## Task description
Every record, down to the last line, must be given again exactly.

## Extracted records
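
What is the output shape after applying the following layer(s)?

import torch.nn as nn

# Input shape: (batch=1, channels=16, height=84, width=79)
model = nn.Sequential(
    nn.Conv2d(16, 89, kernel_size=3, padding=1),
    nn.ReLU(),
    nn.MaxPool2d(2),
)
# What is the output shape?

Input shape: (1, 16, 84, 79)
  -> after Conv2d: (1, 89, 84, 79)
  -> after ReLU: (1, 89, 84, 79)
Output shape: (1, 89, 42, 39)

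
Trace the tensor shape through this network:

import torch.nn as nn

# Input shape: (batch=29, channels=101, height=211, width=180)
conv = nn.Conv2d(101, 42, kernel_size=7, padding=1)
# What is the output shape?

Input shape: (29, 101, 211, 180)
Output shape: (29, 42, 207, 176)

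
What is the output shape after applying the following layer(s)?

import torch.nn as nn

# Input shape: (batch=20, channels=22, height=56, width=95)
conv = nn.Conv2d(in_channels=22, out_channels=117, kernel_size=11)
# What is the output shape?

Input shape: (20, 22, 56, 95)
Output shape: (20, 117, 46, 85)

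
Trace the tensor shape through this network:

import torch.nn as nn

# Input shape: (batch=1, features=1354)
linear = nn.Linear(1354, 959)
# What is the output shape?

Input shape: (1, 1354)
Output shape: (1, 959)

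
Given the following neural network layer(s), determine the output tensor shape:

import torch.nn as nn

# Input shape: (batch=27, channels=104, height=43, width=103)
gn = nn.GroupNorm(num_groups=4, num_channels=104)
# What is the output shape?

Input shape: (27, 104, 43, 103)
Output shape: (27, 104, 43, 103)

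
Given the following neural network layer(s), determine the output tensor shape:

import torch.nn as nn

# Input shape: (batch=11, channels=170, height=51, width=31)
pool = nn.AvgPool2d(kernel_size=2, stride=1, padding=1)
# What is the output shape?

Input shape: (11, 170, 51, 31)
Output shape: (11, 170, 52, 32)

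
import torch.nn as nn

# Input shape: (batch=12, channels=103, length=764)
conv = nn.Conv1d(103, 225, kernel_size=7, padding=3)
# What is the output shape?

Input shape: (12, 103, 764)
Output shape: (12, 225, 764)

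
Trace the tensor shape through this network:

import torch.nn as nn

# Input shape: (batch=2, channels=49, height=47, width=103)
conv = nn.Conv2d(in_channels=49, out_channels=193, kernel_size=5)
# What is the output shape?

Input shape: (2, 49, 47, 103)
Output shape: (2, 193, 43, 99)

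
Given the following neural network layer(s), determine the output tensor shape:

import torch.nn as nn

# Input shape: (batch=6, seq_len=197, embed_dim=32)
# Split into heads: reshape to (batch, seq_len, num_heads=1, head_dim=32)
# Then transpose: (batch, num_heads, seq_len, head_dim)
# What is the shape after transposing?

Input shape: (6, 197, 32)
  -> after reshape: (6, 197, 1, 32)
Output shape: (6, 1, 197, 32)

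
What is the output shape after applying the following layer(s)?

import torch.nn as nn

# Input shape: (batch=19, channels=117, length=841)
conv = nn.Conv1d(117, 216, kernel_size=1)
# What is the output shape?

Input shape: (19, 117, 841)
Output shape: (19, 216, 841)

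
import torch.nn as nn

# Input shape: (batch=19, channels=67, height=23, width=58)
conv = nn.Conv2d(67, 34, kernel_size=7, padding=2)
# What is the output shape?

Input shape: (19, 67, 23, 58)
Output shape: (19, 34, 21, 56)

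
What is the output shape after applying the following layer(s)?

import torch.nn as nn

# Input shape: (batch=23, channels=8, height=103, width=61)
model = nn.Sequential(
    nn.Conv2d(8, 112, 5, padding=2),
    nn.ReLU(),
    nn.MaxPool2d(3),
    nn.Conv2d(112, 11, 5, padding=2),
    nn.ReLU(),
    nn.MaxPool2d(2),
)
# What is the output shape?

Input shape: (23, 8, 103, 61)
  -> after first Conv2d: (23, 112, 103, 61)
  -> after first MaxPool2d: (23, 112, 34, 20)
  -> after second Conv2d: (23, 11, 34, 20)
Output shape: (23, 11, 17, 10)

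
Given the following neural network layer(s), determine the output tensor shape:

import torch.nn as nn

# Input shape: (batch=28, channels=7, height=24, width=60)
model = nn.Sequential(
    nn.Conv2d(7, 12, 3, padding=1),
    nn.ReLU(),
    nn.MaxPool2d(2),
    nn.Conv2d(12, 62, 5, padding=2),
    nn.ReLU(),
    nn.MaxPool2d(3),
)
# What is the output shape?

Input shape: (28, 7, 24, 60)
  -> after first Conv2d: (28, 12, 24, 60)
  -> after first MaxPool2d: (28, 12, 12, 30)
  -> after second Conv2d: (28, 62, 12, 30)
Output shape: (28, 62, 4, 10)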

## Task response
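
What is the output shape after applying the following layer(s)?

import torch.nn as nn

# Input shape: (batch=1, channels=16, height=84, width=79)
model = nn.Sequential(
    nn.Conv2d(16, 89, kernel_size=3, padding=1),
    nn.ReLU(),
    nn.MaxPool2d(2),
)
# What is the output shape?

Input shape: (1, 16, 84, 79)
  -> after Conv2d: (1, 89, 84, 79)
  -> after ReLU: (1, 89, 84, 79)
Output shape: (1, 89, 42, 39)

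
Trace the tensor shape through this network:

import torch.nn as nn

# Input shape: (batch=29, channels=101, height=211, width=180)
conv = nn.Conv2d(101, 42, kernel_size=7, padding=1)
# What is the output shape?

Input shape: (29, 101, 211, 180)
Output shape: (29, 42, 207, 176)

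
What is the output shape after applying the following layer(s)?

import torch.nn as nn

# Input shape: (batch=20, channels=22, height=56, width=95)
conv = nn.Conv2d(in_channels=22, out_channels=117, kernel_size=11)
# What is the output shape?

Input shape: (20, 22, 56, 95)
Output shape: (20, 117, 46, 85)

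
Trace the tensor shape through this network:

import torch.nn as nn

# Input shape: (batch=1, features=1354)
linear = nn.Linear(1354, 959)
# What is the output shape?

Input shape: (1, 1354)
Output shape: (1, 959)

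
Given the following neural network layer(s), determine the output tensor shape:

import torch.nn as nn

# Input shape: (batch=27, channels=104, height=43, width=103)
gn = nn.GroupNorm(num_groups=4, num_channels=104)
# What is the output shape?

Input shape: (27, 104, 43, 103)
Output shape: (27, 104, 43, 103)

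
Given the following neural network layer(s), determine the output tensor shape:

import torch.nn as nn

# Input shape: (batch=11, channels=170, height=51, width=31)
pool = nn.AvgPool2d(kernel_size=2, stride=1, padding=1)
# What is the output shape?

Input shape: (11, 170, 51, 31)
Output shape: (11, 170, 52, 32)

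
import torch.nn as nn

# Input shape: (batch=12, channels=103, length=764)
conv = nn.Conv1d(103, 225, kernel_size=7, padding=3)
# What is the output shape?

Input shape: (12, 103, 764)
Output shape: (12, 225, 764)

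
Trace the tensor shape through this network:

import torch.nn as nn

# Input shape: (batch=2, channels=49, height=47, width=103)
conv = nn.Conv2d(in_channels=49, out_channels=193, kernel_size=5)
# What is the output shape?

Input shape: (2, 49, 47, 103)
Output shape: (2, 193, 43, 99)

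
Given the following neural network layer(s), determine the output tensor shape:

import torch.nn as nn

# Input shape: (batch=6, seq_len=197, embed_dim=32)
# Split into heads: reshape to (batch, seq_len, num_heads=1, head_dim=32)
# Then transpose: (batch, num_heads, seq_len, head_dim)
# What is the shape after transposing?

Input shape: (6, 197, 32)
  -> after reshape: (6, 197, 1, 32)
Output shape: (6, 1, 197, 32)

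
What is the output shape after applying the following layer(s)?

import torch.nn as nn

# Input shape: (batch=19, channels=117, length=841)
conv = nn.Conv1d(117, 216, kernel_size=1)
# What is the output shape?

Input shape: (19, 117, 841)
Output shape: (19, 216, 841)

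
import torch.nn as nn

# Input shape: (batch=19, channels=67, height=23, width=58)
conv = nn.Conv2d(67, 34, kernel_size=7, padding=2)
# What is the output shape?

Input shape: (19, 67, 23, 58)
Output shape: (19, 34, 21, 56)

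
What is the output shape after applying the following layer(s)?

import torch.nn as nn

# Input shape: (batch=23, channels=8, height=103, width=61)
model = nn.Sequential(
    nn.Conv2d(8, 112, 5, padding=2),
    nn.ReLU(),
    nn.MaxPool2d(3),
    nn.Conv2d(112, 11, 5, padding=2),
    nn.ReLU(),
    nn.MaxPool2d(2),
)
# What is the output shape?

Input shape: (23, 8, 103, 61)
  -> after first Conv2d: (23, 112, 103, 61)
  -> after first MaxPool2d: (23, 112, 34, 20)
  -> after second Conv2d: (23, 11, 34, 20)
Output shape: (23, 11, 17, 10)

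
Given the following neural network layer(s), determine the output tensor shape:

import torch.nn as nn

# Input shape: (batch=28, channels=7, height=24, width=60)
model = nn.Sequential(
    nn.Conv2d(7, 12, 3, padding=1),
    nn.ReLU(),
    nn.MaxPool2d(2),
    nn.Conv2d(12, 62, 5, padding=2),
    nn.ReLU(),
    nn.MaxPool2d(3),
)
# What is the output shape?

Input shape: (28, 7, 24, 60)
  -> after first Conv2d: (28, 12, 24, 60)
  -> after first MaxPool2d: (28, 12, 12, 30)
  -> after second Conv2d: (28, 62, 12, 30)
Output shape: (28, 62, 4, 10)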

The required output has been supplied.